Copy out exactly the lines from the first line of the material below through the line containing "The available sets", and nothing beyond them.

### Provided material

______

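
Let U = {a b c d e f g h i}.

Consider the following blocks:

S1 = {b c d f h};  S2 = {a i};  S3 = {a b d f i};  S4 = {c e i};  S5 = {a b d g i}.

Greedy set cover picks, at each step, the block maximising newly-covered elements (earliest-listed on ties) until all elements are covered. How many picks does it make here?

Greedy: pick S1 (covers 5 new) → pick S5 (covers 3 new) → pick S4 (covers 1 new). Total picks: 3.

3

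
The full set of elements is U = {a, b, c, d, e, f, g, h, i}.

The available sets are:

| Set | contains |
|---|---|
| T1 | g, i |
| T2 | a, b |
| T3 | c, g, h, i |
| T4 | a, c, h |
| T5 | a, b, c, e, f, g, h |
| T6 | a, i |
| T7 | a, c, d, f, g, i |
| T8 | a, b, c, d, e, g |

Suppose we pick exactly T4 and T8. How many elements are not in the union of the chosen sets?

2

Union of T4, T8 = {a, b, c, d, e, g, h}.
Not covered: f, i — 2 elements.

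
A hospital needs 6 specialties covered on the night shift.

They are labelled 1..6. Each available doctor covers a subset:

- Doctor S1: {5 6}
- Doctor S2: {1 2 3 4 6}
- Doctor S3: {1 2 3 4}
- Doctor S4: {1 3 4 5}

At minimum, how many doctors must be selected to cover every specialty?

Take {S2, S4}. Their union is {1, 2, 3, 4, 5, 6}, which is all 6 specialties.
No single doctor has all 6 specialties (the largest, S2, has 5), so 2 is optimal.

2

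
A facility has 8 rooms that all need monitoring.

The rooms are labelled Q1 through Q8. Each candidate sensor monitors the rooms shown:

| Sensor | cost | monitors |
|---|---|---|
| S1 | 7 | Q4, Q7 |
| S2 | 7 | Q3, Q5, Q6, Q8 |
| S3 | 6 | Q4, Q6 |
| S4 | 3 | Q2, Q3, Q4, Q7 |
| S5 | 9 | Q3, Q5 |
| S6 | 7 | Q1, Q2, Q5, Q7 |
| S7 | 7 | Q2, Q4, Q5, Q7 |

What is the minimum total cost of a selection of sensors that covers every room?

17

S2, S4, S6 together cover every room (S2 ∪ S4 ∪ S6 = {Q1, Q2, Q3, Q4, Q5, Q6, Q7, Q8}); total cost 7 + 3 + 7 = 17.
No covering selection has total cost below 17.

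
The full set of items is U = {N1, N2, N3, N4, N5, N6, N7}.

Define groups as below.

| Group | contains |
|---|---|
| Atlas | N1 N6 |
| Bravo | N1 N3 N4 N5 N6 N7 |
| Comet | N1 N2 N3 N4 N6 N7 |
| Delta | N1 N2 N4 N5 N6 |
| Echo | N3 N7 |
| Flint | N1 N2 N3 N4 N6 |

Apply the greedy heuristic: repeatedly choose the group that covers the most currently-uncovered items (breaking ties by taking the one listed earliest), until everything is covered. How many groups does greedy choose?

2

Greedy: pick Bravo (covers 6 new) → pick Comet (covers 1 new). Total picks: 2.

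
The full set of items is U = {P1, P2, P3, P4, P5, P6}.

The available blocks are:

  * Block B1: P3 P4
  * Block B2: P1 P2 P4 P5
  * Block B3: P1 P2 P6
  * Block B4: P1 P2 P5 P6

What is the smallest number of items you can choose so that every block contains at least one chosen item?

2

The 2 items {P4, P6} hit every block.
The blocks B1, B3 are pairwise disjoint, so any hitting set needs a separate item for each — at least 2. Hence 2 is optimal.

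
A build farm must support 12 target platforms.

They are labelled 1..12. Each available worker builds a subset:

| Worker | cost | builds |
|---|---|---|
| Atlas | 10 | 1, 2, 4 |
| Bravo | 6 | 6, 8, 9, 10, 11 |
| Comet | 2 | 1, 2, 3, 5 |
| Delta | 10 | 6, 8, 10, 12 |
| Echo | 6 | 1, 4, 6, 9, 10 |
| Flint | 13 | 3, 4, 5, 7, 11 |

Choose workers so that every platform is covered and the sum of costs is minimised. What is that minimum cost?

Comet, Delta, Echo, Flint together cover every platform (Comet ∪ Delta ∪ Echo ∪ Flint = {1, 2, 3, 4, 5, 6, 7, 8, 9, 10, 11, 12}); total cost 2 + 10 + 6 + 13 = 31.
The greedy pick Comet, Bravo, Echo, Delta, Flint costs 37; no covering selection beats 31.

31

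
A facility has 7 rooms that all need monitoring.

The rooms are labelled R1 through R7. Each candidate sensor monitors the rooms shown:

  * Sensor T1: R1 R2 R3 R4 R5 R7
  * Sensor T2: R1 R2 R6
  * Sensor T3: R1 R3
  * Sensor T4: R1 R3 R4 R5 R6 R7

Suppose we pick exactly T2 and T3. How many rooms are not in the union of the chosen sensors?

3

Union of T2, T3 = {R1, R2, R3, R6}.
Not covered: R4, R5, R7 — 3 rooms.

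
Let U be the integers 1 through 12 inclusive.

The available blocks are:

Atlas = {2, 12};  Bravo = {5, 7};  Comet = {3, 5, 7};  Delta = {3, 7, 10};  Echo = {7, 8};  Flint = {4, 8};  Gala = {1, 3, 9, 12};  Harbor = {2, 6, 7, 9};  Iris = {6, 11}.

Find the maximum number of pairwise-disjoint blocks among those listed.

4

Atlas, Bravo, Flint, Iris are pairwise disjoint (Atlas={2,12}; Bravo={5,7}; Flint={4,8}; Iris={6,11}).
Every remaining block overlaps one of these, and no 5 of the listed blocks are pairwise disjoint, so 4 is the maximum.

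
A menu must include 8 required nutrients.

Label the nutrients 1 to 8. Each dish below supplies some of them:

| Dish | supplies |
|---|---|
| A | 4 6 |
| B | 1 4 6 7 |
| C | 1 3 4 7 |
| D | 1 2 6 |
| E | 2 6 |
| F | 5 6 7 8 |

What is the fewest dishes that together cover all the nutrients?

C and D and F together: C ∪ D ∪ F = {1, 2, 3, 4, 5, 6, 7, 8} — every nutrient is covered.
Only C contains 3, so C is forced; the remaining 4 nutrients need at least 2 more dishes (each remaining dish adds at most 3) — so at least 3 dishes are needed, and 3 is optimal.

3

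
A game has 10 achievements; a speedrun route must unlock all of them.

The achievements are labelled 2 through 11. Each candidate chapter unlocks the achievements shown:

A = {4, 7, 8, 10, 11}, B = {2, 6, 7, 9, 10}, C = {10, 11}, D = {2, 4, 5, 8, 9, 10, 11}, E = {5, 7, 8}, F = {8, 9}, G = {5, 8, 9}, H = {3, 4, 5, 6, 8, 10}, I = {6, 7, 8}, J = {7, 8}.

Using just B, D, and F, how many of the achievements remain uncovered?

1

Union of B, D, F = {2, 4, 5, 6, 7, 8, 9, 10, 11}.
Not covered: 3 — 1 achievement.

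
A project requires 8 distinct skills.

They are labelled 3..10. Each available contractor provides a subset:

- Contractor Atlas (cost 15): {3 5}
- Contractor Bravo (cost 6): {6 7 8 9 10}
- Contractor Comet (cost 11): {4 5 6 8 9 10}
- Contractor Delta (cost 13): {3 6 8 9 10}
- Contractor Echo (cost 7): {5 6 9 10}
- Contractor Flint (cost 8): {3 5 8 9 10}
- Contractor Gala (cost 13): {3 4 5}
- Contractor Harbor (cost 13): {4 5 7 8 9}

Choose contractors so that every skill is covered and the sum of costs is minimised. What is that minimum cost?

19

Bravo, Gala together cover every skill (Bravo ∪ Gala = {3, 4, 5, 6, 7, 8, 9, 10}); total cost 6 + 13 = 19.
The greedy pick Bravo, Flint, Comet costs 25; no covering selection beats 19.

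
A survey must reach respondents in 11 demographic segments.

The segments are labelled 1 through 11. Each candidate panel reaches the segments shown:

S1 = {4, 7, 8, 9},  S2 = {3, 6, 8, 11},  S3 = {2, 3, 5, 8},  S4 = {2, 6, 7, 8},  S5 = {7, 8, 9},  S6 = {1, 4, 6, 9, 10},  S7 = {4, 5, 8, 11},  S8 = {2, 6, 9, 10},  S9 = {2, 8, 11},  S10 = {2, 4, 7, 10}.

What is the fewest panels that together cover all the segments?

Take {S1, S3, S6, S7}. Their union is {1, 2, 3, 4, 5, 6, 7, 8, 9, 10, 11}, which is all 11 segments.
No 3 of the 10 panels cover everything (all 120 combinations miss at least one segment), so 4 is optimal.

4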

______

### Output below
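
Let U = {a b c d e f g h i}.

Consider the following blocks:

S1 = {b c d f h};  S2 = {a i};  S3 = {a b d f i};  S4 = {c e i};  S5 = {a b d g i}.

Greedy set cover picks, at each step, the block maximising newly-covered elements (earliest-listed on ties) until all elements are covered. How many picks does it make here?

Greedy: pick S1 (covers 5 new) → pick S5 (covers 3 new) → pick S4 (covers 1 new). Total picks: 3.

3

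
The full set of elements is U = {a, b, c, d, e, f, g, h, i}.

The available sets are: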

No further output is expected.